[Stored items]
>>>

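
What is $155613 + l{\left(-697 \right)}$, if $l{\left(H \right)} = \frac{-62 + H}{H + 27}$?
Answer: $\frac{104261469}{670} \approx 1.5561 \cdot 10^{5}$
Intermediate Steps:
$l{\left(H \right)} = \frac{-62 + H}{27 + H}$
$155613 + l{\left(-697 \right)} = 155613 + \frac{-62 - 697}{27 - 697} = 155613 + \frac{1}{-670} \left(-759\right) = 155613 - - \frac{759}{670} = 155613 + \frac{759}{670} = \frac{104261469}{670}$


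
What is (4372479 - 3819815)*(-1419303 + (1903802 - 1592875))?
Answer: -612559513664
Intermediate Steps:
(4372479 - 3819815)*(-1419303 + (1903802 - 1592875)) = 552664*(-1419303 + 310927) = 552664*(-1108376) = -612559513664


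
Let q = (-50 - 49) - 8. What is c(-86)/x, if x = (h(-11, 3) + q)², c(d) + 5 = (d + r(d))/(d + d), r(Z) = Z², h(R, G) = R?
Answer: -95/27848 ≈ -0.0034114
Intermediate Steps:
q = -107 (q = -99 - 8 = -107)
c(d) = -5 + (d + d²)/(2*d) (c(d) = -5 + (d + d²)/(d + d) = -5 + (d + d²)/((2*d)) = -5 + (d + d²)*(1/(2*d)) = -5 + (d + d²)/(2*d))
x = 13924 (x = (-11 - 107)² = (-118)² = 13924)
c(-86)/x = (-9/2 + (½)*(-86))/13924 = (-9/2 - 43)*(1/13924) = -95/2*1/13924 = -95/27848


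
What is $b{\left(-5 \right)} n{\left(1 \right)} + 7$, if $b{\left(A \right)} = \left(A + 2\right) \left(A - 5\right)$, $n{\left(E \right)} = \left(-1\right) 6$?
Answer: $-173$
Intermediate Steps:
$n{\left(E \right)} = -6$
$b{\left(A \right)} = \left(-5 + A\right) \left(2 + A\right)$ ($b{\left(A \right)} = \left(2 + A\right) \left(-5 + A\right) = \left(-5 + A\right) \left(2 + A\right)$)
$b{\left(-5 \right)} n{\left(1 \right)} + 7 = \left(-10 + \left(-5\right)^{2} - -15\right) \left(-6\right) + 7 = \left(-10 + 25 + 15\right) \left(-6\right) + 7 = 30 \left(-6\right) + 7 = -180 + 7 = -173$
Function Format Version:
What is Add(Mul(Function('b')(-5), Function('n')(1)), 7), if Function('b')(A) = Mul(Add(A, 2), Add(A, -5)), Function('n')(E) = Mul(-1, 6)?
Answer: -173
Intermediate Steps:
Function('n')(E) = -6
Function('b')(A) = Mul(Add(-5, A), Add(2, A)) (Function('b')(A) = Mul(Add(2, A), Add(-5, A)) = Mul(Add(-5, A), Add(2, A)))
Add(Mul(Function('b')(-5), Function('n')(1)), 7) = Add(Mul(Add(-10, Pow(-5, 2), Mul(-3, -5)), -6), 7) = Add(Mul(Add(-10, 25, 15), -6), 7) = Add(Mul(30, -6), 7) = Add(-180, 7) = -173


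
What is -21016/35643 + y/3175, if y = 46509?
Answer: 1590994487/113166525 ≈ 14.059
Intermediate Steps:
-21016/35643 + y/3175 = -21016/35643 + 46509/3175 = 1590994487/113166525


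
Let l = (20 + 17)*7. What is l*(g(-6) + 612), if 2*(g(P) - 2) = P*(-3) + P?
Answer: 160580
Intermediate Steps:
g(P) = 2 - P (g(P) = 2 + (P*(-3) + P)/2 = 2 + (-3*P + P)/2 = 2 + (-2*P)/2 = 2 - P)
l = 259 (l = 37*7 = 259)
l*(g(-6) + 612) = 259*((2 - 1*(-6)) + 612) = 259*((2 + 6) + 612) = 259*(8 + 612) = 259*620 = 160580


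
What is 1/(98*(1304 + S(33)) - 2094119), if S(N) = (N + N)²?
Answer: -1/1539439 ≈ -6.4959e-7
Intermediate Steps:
S(N) = 4*N² (S(N) = (2*N)² = 4*N²)
1/(98*(1304 + S(33)) - 2094119) = 1/(98*(1304 + 4*33²) - 2094119) = 1/(98*(1304 + 4*1089) - 2094119) = 1/(98*(1304 + 4356) - 2094119) = 1/(98*5660 - 2094119) = 1/(554680 - 2094119) = 1/(-1539439) = -1/1539439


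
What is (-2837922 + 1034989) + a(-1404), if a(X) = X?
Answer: -1804337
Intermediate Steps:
(-2837922 + 1034989) + a(-1404) = (-2837922 + 1034989) - 1404 = -1802933 - 1404 = -1804337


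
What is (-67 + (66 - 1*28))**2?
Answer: 841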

<<<

▸ **DIRECTIONS**:
In how many lines of the records does the string "What" occur? Answer with the number alone.

▸ **RESPONSE**:
10